====== ENTRIES SHOWN ======
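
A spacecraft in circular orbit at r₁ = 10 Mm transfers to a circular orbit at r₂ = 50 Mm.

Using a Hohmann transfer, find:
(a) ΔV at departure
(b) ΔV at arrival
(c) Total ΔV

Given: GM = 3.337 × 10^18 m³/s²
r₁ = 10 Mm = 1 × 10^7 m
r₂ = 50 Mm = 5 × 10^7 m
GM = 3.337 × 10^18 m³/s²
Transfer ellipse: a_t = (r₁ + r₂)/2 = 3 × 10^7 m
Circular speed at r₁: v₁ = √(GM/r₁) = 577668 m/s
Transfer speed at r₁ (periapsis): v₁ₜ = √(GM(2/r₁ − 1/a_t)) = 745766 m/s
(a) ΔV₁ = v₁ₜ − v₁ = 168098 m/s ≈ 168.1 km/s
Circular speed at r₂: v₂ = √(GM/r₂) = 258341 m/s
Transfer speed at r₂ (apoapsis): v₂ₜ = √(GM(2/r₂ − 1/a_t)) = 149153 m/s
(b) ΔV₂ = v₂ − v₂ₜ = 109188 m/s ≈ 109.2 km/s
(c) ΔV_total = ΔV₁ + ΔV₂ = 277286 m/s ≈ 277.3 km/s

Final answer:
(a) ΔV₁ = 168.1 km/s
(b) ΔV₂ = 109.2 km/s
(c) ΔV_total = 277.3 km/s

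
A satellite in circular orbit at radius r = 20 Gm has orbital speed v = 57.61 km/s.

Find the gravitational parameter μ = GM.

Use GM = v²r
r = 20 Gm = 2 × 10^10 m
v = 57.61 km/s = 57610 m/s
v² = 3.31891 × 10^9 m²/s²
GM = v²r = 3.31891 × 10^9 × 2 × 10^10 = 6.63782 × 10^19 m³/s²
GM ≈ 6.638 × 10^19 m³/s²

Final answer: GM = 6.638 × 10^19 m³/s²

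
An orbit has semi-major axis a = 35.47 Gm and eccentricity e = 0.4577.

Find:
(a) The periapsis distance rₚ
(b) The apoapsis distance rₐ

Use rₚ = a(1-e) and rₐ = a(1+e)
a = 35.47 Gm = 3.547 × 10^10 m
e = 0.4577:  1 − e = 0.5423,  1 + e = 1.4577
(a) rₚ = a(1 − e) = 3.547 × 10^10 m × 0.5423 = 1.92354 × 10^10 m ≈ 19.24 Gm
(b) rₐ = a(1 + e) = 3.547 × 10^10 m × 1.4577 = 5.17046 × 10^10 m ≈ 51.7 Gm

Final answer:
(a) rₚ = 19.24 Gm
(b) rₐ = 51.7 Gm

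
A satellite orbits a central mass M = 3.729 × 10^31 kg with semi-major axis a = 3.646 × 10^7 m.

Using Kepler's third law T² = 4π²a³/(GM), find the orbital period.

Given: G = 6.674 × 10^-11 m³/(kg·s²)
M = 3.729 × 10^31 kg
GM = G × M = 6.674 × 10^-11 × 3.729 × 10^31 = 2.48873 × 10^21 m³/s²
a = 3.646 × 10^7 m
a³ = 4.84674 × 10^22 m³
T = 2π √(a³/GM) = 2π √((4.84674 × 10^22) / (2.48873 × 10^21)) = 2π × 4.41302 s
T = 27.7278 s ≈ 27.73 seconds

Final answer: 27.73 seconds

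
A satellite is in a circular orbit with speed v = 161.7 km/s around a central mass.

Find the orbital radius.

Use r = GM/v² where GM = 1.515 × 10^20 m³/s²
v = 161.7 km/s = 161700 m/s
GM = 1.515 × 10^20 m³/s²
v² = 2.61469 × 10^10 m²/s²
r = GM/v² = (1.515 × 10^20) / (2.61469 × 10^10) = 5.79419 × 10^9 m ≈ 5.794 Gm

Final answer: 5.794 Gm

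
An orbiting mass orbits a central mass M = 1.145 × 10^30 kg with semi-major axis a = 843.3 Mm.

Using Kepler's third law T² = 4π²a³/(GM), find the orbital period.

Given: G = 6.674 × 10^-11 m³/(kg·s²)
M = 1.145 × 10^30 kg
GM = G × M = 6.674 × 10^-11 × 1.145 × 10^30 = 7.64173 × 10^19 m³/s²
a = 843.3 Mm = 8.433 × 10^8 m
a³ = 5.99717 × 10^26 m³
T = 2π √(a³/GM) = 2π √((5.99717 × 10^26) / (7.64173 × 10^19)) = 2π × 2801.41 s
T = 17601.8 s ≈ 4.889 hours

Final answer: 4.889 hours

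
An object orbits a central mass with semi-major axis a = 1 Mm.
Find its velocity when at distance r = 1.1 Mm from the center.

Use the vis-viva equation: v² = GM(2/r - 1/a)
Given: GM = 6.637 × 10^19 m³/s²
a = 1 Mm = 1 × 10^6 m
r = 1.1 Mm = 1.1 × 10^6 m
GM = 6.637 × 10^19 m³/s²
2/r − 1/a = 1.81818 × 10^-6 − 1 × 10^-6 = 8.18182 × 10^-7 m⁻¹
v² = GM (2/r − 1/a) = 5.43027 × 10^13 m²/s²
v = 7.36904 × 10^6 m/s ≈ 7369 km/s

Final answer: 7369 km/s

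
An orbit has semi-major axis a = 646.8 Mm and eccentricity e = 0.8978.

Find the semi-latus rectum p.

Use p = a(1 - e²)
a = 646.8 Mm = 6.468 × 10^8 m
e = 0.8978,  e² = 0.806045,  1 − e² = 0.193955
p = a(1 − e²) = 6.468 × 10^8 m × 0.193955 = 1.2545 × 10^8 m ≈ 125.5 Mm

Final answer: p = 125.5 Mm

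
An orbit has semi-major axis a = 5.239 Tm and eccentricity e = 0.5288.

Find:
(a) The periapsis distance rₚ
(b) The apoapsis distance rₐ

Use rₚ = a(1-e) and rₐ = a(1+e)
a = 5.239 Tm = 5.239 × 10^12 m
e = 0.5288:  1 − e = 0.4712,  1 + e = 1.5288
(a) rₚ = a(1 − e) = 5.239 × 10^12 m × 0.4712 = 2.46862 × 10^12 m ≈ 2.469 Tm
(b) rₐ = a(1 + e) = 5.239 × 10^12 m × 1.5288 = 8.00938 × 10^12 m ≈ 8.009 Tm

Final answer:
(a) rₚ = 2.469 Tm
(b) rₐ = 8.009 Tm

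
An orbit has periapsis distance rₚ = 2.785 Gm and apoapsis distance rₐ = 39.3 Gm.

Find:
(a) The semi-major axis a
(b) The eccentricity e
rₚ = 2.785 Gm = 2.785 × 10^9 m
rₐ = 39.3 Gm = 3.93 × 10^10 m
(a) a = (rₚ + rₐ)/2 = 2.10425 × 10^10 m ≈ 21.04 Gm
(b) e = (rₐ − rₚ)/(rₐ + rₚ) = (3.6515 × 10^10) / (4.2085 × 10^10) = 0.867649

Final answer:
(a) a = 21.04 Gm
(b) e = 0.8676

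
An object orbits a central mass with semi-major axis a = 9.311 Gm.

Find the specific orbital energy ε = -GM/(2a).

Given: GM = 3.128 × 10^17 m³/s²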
======
When the line with "axis a = 1 Mm." is reached in the data above, start copying there, and copy each line exactly until the line with "Use the vis-viva equation: v² = GM(2/r - 1/a)" has been copied; copy nothing else.

> PROBLEM SOLUTION
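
An object orbits a central mass with semi-major axis a = 1 Mm.
Find its velocity when at distance r = 1.1 Mm from the center.

Use the vis-viva equation: v² = GM(2/r - 1/a)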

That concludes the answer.